═══ Data under study ═══

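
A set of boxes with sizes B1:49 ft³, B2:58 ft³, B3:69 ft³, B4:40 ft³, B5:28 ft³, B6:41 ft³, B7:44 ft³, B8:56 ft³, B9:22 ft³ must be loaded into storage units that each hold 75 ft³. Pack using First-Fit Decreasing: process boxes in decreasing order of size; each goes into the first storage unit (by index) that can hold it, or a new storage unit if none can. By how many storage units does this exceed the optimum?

First-Fit Decreasing: [69] [58] [56] [49,22] [44,28] [41] [40] → 7 storage units.
7 boxes exceed 37.5 ft³ (half the capacity), and no two of those can share a storage unit, so at least 7 storage units are needed.
So 7 is already optimal.

0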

═══

- Your task
Copy out the entries from the material above, matching each one exactly.

- Solution
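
A set of boxes with sizes B1:49 ft³, B2:58 ft³, B3:69 ft³, B4:40 ft³, B5:28 ft³, B6:41 ft³, B7:44 ft³, B8:56 ft³, B9:22 ft³ must be loaded into storage units that each hold 75 ft³. Pack using First-Fit Decreasing: process boxes in decreasing order of size; each goes into the first storage unit (by index) that can hold it, or a new storage unit if none can. By how many storage units does this exceed the optimum?

First-Fit Decreasing: [69] [58] [56] [49,22] [44,28] [41] [40] → 7 storage units.
7 boxes exceed 37.5 ft³ (half the capacity), and no two of those can share a storage unit, so at least 7 storage units are needed.
So 7 is already optimal.

0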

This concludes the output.